Data extracts Block Start

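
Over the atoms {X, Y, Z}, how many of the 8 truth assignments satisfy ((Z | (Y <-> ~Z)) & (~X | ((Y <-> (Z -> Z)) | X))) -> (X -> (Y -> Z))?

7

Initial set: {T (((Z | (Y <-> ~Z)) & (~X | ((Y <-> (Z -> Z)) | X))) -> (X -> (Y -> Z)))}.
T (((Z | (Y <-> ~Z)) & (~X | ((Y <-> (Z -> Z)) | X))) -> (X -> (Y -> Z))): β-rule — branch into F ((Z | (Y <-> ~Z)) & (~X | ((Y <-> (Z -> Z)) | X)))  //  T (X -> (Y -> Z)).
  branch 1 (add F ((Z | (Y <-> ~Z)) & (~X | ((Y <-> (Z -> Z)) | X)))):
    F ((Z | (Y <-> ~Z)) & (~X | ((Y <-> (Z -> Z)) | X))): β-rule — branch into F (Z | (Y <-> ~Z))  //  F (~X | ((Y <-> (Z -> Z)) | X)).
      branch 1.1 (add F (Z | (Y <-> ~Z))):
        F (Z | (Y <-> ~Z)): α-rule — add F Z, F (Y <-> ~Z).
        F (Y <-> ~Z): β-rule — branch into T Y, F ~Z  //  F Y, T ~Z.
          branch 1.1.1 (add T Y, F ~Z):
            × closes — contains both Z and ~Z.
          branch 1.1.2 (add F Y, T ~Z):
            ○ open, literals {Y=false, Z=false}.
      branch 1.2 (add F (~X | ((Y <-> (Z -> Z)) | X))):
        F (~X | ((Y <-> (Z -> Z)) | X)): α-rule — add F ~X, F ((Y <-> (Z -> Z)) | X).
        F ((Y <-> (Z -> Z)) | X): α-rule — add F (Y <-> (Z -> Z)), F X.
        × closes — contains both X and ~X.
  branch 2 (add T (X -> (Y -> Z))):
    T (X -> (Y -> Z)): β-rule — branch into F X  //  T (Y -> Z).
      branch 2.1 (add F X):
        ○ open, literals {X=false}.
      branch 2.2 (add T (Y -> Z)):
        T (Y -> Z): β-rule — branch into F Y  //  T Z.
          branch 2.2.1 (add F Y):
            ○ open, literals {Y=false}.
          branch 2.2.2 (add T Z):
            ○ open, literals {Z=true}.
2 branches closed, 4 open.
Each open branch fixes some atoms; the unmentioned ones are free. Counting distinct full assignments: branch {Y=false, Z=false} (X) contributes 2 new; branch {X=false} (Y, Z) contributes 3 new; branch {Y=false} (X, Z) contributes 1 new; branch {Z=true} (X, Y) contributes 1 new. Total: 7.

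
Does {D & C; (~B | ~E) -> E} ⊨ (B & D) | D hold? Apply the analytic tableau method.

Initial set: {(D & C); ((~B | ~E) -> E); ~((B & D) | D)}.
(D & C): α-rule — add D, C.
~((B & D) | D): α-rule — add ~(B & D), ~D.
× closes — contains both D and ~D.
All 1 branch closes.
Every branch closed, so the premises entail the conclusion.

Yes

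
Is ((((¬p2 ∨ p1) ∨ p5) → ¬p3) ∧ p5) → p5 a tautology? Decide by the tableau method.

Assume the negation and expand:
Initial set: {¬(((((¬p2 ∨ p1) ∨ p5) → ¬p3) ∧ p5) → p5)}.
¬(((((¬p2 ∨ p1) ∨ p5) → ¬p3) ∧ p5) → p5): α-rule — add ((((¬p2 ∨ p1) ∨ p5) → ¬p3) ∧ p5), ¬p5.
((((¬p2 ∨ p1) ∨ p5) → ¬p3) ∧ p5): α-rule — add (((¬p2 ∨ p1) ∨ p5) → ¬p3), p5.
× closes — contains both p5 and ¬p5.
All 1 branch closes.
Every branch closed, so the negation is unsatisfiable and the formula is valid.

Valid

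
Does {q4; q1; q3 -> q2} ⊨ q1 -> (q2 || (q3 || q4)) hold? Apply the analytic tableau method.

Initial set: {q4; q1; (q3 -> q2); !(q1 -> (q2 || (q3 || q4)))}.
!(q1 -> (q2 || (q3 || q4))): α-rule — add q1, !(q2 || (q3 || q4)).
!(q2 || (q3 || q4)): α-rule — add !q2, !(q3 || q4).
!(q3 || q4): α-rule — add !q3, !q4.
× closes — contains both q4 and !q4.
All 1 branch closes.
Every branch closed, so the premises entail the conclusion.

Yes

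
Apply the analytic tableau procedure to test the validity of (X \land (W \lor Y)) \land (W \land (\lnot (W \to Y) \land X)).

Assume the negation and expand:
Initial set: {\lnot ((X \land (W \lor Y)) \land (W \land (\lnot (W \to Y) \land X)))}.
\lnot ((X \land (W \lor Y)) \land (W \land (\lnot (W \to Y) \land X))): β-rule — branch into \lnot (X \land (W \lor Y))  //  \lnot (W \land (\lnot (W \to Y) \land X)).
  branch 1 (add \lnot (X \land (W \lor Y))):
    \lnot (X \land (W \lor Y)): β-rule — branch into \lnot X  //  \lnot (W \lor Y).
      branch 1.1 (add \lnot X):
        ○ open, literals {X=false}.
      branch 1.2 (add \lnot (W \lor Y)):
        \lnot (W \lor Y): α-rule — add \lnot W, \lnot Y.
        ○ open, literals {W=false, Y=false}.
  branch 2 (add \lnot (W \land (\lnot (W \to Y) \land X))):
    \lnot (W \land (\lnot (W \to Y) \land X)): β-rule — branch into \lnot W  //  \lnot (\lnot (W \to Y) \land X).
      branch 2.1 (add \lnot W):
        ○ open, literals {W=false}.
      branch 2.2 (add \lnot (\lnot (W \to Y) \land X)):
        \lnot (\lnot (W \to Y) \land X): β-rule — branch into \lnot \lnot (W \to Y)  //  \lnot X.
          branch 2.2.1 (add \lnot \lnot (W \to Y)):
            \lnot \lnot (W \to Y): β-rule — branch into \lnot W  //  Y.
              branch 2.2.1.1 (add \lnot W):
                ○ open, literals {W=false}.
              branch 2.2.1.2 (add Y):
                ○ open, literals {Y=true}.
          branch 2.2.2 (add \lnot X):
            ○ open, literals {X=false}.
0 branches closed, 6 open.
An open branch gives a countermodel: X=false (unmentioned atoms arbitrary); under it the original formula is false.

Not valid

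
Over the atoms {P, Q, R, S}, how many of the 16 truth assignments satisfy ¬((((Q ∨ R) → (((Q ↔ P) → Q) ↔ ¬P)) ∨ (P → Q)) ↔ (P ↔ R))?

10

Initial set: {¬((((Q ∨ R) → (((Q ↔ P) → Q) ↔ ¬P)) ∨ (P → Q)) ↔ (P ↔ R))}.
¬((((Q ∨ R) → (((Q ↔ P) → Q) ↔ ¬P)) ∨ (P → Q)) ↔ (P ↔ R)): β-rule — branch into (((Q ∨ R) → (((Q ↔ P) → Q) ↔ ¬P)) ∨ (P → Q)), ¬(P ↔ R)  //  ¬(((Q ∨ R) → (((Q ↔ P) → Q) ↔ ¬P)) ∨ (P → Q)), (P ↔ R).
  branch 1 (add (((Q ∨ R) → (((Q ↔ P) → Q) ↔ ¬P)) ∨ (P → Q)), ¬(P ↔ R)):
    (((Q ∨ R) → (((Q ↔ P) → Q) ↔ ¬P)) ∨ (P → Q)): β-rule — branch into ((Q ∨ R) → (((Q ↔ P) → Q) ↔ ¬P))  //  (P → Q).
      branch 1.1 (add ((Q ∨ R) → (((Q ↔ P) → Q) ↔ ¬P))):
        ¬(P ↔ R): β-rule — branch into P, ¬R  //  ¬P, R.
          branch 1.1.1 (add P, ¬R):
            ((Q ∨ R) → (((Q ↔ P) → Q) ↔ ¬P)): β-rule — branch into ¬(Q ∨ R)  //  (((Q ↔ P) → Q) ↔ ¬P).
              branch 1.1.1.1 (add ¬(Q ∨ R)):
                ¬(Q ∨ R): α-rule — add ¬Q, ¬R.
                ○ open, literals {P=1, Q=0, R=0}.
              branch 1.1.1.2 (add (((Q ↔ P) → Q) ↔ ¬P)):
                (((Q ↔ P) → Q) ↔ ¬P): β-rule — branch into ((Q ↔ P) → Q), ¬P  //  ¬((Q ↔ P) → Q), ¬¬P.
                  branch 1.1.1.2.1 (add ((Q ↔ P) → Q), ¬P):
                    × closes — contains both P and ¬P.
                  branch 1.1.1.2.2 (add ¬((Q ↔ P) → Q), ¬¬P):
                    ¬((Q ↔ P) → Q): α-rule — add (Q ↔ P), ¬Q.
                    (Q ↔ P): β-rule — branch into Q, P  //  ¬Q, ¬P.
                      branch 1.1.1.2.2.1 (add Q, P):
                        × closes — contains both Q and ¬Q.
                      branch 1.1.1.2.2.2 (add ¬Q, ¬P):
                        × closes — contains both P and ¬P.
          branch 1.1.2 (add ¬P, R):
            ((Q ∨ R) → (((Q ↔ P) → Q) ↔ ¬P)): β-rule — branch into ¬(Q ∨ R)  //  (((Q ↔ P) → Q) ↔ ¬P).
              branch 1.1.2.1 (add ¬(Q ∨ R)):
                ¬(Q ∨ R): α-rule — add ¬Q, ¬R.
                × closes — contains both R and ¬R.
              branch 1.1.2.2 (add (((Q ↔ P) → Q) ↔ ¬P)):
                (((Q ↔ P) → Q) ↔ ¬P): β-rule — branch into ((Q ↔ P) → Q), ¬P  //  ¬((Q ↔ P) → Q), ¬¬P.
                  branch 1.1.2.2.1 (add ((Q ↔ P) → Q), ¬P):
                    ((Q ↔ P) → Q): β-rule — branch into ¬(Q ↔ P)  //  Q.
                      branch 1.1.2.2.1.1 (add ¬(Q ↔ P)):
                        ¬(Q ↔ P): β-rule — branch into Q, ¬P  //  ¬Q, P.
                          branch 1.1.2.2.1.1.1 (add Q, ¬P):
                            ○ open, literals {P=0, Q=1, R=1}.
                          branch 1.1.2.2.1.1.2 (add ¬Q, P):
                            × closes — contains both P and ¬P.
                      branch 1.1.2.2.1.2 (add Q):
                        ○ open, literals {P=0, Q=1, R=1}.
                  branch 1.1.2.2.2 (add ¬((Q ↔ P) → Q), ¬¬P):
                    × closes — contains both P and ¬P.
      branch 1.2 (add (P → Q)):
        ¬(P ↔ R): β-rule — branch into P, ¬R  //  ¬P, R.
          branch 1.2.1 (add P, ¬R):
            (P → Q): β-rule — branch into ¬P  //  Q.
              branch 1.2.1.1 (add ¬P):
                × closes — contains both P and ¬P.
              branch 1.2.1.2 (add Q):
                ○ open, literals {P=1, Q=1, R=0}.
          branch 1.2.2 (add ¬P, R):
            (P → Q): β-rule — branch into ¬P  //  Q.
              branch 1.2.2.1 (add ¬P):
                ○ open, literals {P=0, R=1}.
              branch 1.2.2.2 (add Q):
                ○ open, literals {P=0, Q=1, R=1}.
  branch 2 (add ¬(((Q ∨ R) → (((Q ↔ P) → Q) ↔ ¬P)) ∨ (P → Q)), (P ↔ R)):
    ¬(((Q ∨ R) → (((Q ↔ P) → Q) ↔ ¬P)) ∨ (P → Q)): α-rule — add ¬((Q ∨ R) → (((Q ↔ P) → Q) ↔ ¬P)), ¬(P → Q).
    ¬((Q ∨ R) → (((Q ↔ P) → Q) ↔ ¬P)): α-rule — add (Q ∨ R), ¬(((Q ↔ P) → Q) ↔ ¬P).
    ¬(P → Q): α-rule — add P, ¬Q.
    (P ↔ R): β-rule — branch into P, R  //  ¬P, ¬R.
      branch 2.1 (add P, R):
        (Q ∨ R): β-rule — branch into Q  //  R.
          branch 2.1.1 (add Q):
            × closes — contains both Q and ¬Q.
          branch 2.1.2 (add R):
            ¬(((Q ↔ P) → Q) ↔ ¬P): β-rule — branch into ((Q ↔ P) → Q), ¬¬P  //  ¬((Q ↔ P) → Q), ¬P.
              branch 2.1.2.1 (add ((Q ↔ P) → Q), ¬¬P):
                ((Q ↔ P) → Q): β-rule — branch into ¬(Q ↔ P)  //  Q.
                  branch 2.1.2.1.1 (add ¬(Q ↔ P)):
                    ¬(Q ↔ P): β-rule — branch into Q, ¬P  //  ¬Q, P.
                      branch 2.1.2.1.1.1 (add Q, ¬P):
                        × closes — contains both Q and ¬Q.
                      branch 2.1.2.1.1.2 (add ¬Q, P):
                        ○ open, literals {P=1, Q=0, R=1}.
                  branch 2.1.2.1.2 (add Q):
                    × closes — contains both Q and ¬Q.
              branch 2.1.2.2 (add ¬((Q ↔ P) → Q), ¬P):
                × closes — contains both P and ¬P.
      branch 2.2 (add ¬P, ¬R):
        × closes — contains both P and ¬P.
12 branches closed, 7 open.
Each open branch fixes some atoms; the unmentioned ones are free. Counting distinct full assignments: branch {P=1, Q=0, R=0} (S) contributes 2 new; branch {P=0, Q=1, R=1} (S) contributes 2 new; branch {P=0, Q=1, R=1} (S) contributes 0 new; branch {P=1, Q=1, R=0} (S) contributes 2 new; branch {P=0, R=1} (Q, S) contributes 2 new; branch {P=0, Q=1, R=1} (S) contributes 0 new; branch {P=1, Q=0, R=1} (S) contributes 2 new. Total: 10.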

Data extracts Block End
Data extracts Block Start

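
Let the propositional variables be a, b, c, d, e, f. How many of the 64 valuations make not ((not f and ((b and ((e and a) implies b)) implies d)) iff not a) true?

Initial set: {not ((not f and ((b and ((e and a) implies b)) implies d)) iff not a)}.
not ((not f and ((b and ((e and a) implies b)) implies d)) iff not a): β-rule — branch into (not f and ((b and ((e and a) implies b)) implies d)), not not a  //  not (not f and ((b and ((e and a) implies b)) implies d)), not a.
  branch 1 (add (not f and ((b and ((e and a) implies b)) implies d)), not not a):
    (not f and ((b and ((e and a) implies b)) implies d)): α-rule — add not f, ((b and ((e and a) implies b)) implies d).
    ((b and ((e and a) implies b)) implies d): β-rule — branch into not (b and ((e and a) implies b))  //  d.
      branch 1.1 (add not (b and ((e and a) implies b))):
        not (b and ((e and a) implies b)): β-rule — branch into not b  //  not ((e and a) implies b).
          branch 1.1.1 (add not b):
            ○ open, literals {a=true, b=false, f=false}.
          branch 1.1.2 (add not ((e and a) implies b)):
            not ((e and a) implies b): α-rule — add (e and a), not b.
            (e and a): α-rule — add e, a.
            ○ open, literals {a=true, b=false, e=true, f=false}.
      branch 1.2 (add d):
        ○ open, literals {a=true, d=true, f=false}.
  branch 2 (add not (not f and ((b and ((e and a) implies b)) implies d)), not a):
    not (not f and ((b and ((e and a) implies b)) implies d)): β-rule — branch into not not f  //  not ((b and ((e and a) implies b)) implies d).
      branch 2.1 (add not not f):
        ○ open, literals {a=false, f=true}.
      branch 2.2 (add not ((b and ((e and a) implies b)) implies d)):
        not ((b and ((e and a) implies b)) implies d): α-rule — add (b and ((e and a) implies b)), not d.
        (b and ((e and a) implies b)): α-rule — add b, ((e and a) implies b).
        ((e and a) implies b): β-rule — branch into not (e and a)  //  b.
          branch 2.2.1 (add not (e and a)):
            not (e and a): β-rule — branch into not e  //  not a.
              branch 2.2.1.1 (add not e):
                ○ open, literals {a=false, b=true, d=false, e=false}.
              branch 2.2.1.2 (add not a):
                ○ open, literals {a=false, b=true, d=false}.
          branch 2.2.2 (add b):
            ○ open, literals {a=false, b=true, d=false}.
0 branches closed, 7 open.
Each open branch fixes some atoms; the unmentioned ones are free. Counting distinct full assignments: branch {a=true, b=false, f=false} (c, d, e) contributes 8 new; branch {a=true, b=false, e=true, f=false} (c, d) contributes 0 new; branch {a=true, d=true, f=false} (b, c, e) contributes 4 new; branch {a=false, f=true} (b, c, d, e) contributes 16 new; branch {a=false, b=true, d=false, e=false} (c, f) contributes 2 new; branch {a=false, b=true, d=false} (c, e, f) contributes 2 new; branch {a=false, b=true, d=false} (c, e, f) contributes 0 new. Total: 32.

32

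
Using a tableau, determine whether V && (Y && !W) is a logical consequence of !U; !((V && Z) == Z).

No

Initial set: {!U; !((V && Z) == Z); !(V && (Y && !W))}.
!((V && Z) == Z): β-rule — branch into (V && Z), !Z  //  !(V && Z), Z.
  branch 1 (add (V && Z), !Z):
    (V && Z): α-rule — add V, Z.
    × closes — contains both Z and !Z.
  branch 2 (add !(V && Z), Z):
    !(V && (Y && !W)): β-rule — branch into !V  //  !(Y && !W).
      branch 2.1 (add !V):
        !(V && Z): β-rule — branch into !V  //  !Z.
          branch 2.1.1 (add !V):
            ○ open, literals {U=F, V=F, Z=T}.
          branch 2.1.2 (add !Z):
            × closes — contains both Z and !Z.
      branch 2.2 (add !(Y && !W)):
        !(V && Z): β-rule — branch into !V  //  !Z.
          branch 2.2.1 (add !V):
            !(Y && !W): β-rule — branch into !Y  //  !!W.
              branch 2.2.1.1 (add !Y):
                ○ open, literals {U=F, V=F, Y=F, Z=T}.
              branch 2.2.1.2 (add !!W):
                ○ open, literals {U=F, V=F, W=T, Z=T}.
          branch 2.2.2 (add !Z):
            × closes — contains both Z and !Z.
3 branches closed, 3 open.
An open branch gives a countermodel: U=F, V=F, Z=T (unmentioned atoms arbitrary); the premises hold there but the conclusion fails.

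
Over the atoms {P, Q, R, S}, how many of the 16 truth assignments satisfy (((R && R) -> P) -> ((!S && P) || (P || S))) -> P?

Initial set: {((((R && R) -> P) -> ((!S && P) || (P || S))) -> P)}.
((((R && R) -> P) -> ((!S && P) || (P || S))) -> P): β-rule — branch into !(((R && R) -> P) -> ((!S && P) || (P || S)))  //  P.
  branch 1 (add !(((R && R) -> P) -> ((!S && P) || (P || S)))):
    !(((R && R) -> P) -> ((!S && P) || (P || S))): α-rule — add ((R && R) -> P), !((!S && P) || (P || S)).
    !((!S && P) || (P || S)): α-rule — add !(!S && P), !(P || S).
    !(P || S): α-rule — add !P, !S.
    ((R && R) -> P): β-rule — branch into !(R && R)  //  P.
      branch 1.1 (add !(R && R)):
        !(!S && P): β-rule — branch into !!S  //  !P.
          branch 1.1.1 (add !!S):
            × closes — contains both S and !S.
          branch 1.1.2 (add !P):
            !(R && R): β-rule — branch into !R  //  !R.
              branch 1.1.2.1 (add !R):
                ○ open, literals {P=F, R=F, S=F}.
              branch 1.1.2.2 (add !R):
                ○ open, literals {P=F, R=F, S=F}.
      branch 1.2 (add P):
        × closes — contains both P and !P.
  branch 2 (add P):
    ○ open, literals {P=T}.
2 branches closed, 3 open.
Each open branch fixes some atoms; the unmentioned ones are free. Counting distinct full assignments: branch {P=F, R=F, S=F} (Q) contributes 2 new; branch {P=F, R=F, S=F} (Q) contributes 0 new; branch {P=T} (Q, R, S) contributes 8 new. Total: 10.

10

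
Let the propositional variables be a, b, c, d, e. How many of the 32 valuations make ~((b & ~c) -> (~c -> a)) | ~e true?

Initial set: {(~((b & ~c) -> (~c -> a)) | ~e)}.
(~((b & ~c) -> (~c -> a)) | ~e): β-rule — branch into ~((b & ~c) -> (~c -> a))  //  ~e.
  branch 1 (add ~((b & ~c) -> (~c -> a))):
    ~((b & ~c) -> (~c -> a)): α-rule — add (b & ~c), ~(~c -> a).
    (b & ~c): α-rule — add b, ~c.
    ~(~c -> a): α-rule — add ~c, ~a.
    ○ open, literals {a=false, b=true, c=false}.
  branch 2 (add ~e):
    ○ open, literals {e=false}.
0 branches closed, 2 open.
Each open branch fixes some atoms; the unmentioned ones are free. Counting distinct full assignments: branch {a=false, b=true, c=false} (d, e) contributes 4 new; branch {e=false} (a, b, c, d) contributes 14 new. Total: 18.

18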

Data extracts Block End
Data extracts Block Start

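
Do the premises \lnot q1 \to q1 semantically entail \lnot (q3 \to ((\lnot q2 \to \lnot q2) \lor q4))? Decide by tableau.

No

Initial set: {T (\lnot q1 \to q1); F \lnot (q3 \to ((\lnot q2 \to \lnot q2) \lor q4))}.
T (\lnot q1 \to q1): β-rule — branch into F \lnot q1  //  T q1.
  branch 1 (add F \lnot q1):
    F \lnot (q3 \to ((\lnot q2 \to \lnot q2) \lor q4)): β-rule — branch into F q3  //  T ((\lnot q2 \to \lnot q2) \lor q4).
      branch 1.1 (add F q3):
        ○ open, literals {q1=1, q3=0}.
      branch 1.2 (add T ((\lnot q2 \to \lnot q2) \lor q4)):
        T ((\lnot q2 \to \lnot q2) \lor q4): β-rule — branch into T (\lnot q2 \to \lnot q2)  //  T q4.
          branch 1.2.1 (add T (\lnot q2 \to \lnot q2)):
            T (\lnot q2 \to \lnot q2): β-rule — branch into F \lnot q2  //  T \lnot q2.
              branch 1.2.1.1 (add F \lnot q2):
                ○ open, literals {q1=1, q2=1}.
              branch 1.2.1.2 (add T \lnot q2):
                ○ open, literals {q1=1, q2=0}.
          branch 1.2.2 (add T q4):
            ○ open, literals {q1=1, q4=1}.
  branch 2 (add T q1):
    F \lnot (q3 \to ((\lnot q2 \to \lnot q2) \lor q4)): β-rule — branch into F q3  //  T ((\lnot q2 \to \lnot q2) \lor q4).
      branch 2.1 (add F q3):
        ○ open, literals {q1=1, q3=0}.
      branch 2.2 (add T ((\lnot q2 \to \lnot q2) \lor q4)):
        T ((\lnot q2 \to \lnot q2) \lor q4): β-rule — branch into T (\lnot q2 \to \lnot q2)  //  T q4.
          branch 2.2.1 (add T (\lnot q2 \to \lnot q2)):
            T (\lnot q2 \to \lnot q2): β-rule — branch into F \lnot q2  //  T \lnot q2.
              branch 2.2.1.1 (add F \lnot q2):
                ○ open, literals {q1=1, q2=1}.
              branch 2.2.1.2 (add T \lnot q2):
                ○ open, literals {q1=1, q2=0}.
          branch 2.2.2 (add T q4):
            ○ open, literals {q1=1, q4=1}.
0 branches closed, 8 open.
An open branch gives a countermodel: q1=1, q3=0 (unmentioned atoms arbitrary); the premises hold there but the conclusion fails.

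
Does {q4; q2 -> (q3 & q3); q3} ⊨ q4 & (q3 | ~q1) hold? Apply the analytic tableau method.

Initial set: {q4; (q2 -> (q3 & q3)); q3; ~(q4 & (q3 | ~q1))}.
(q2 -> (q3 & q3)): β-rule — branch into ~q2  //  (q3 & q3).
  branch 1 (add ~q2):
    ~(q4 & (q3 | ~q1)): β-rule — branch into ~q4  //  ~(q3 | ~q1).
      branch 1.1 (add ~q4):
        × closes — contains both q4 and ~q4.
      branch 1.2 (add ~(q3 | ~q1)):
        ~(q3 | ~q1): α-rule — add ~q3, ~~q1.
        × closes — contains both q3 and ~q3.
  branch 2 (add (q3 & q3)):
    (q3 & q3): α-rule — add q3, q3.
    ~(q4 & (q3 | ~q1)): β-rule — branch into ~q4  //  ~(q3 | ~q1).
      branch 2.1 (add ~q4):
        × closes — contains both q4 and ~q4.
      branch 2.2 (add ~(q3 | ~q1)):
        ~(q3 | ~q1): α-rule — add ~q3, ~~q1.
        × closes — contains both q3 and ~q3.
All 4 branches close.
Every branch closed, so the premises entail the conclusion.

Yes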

Data extracts Block End

Exercise aim
Read through the entries above and copy each line that has the string "countermodel" in it.

Solution to this problem
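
An open branch gives a countermodel: X=false (unmentioned atoms arbitrary); under it the original formula is false.
An open branch gives a countermodel: U=F, V=F, Z=T (unmentioned atoms arbitrary); the premises hold there but the conclusion fails.
An open branch gives a countermodel: q1=1, q3=0 (unmentioned atoms arbitrary); the premises hold there but the conclusion fails.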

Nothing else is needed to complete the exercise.